▶ **Aim of the exercise**
Your job is to copy all the entries precisely as they stand.

▶ **Exercise inputs**
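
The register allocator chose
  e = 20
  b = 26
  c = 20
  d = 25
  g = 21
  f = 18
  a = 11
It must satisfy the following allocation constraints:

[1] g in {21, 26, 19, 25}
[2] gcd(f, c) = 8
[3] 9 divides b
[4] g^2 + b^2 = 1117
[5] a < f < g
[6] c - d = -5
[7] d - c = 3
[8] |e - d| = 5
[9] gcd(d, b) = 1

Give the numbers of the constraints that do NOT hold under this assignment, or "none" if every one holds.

[1] g = 21 is in {21, 26, 19, 25}  ✓
[2] gcd(18, 20) = 2, not 8  ✗
[3] 26 = 9*2 + 8, so 9 does not divide 26  ✗
[4] g^2 + b^2 = 21^2 + 26^2 = 441 + 676 = 1117  ✓
[5] values 11 < 18 < 21  ✓
[6] c - d = 20 - 25 = -5  ✓
[7] d - c = 25 - 20 = 5, not 3  ✗
[8] |20 - 25| = 5  ✓
[9] gcd(25, 26) = 1  ✓

Constraints 2, 3, 7 are violated.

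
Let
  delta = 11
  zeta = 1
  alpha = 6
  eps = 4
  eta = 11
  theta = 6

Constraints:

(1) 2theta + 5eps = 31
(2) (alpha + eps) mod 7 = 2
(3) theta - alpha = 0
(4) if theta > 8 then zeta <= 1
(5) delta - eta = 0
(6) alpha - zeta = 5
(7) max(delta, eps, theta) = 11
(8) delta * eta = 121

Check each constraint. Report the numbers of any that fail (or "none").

(1) 2theta + 5eps = 2(6) + 5(4) = 32, not 31  ✗
(2) alpha + eps = 10; 10 mod 7 = 3, not 2  ✗
(3) theta - alpha = 6 - 6 = 0  ✓
(4) theta = 6, not > 8; antecedent false, conditional vacuously true  ✓
(5) delta - eta = 11 - 11 = 0  ✓
(6) alpha - zeta = 6 - 1 = 5  ✓
(7) max(11, 4, 6) = 11  ✓
(8) delta * eta = 11 * 11 = 121  ✓

Constraints 1 and 2 are violated.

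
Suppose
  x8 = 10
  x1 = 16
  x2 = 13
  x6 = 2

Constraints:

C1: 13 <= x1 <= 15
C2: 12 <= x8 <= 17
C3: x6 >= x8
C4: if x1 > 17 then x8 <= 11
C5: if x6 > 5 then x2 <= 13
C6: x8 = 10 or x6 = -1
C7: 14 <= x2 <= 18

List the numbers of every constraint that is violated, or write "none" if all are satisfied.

No — constraints 1, 2, 3, and 7 are not satisfied.

C1: x1 = 16 is outside [13, 15] — does not hold.
C2: x8 = 10 is outside [12, 17] — does not hold.
C3: x6 = 2, x8 = 10; 2 < 10 (want ≥) — does not hold.
C4: x1 = 16, not > 17; antecedent false, conditional vacuously true — holds.
C5: x6 = 2, not > 5; antecedent false, conditional vacuously true — holds.
C6: x8 = 10 = 10 (first disjunct) — holds.
C7: x2 = 13 is outside [14, 18] — does not hold.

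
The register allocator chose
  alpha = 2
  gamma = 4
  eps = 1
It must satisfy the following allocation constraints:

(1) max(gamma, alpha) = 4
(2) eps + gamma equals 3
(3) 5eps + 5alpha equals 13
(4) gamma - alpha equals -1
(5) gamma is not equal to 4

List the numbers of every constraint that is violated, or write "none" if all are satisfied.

No — constraints 2, 3, 4, 5 are not satisfied.

(1) max(4, 2) = 4 — satisfied.
(2) eps + gamma = 1 + 4 = 5, not 3 — violated.
(3) 5eps + 5alpha = 5(1) + 5(2) = 15, not 13 — violated.
(4) gamma - alpha = 4 - 2 = 2, not -1 — violated.
(5) gamma = 4, but 4 is required to differ — violated.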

▶ **Exercise response**
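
The register allocator chose
  e = 20
  b = 26
  c = 20
  d = 25
  g = 21
  f = 18
  a = 11
It must satisfy the following allocation constraints:

[1] g in {21, 26, 19, 25}
[2] gcd(f, c) = 8
[3] 9 divides b
[4] g^2 + b^2 = 1117
[5] a < f < g
[6] c - d = -5
[7] d - c = 3
[8] |e - d| = 5
[9] gcd(d, b) = 1

Give the numbers of the constraints that do NOT hold under this assignment, or "none" if every one holds.

[1] g = 21 is in {21, 26, 19, 25}  ✓
[2] gcd(18, 20) = 2, not 8  ✗
[3] 26 = 9*2 + 8, so 9 does not divide 26  ✗
[4] g^2 + b^2 = 21^2 + 26^2 = 441 + 676 = 1117  ✓
[5] values 11 < 18 < 21  ✓
[6] c - d = 20 - 25 = -5  ✓
[7] d - c = 25 - 20 = 5, not 3  ✗
[8] |20 - 25| = 5  ✓
[9] gcd(25, 26) = 1  ✓

Constraints 2, 3, 7 are violated.

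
Let
  delta = 11
  zeta = 1
  alpha = 6
  eps = 4
  eta = 11
  theta = 6

Constraints:

(1) 2theta + 5eps = 31
(2) (alpha + eps) mod 7 = 2
(3) theta - alpha = 0
(4) if theta > 8 then zeta <= 1
(5) delta - eta = 0
(6) alpha - zeta = 5
(7) max(delta, eps, theta) = 11
(8) delta * eta = 121

Check each constraint. Report the numbers of any that fail (or "none").

(1) 2theta + 5eps = 2(6) + 5(4) = 32, not 31  ✗
(2) alpha + eps = 10; 10 mod 7 = 3, not 2  ✗
(3) theta - alpha = 6 - 6 = 0  ✓
(4) theta = 6, not > 8; antecedent false, conditional vacuously true  ✓
(5) delta - eta = 11 - 11 = 0  ✓
(6) alpha - zeta = 6 - 1 = 5  ✓
(7) max(11, 4, 6) = 11  ✓
(8) delta * eta = 11 * 11 = 121  ✓

Constraints 1 and 2 are violated.

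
Suppose
  x8 = 10
  x1 = 16
  x2 = 13
  x6 = 2

Constraints:

C1: 13 <= x1 <= 15
C2: 12 <= x8 <= 17
C3: x6 >= x8
C4: if x1 > 17 then x8 <= 11
C5: if x6 > 5 then x2 <= 13
C6: x8 = 10 or x6 = -1
C7: 14 <= x2 <= 18

List the numbers of every constraint that is violated, or write "none" if all are satisfied.

No — constraints 1, 2, 3, and 7 are not satisfied.

C1: x1 = 16 is outside [13, 15] — does not hold.
C2: x8 = 10 is outside [12, 17] — does not hold.
C3: x6 = 2, x8 = 10; 2 < 10 (want ≥) — does not hold.
C4: x1 = 16, not > 17; antecedent false, conditional vacuously true — holds.
C5: x6 = 2, not > 5; antecedent false, conditional vacuously true — holds.
C6: x8 = 10 = 10 (first disjunct) — holds.
C7: x2 = 13 is outside [14, 18] — does not hold.

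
The register allocator chose
  alpha = 2
  gamma = 4
  eps = 1
It must satisfy the following allocation constraints:

(1) max(gamma, alpha) = 4
(2) eps + gamma equals 3
(3) 5eps + 5alpha equals 13
(4) gamma - alpha equals -1
(5) gamma is not equal to 4

List the numbers of every constraint that is violated, or write "none" if all are satisfied.

No — constraints 2, 3, 4, 5 are not satisfied.

(1) max(4, 2) = 4 — satisfied.
(2) eps + gamma = 1 + 4 = 5, not 3 — violated.
(3) 5eps + 5alpha = 5(1) + 5(2) = 15, not 13 — violated.
(4) gamma - alpha = 4 - 2 = 2, not -1 — violated.
(5) gamma = 4, but 4 is required to differ — violated.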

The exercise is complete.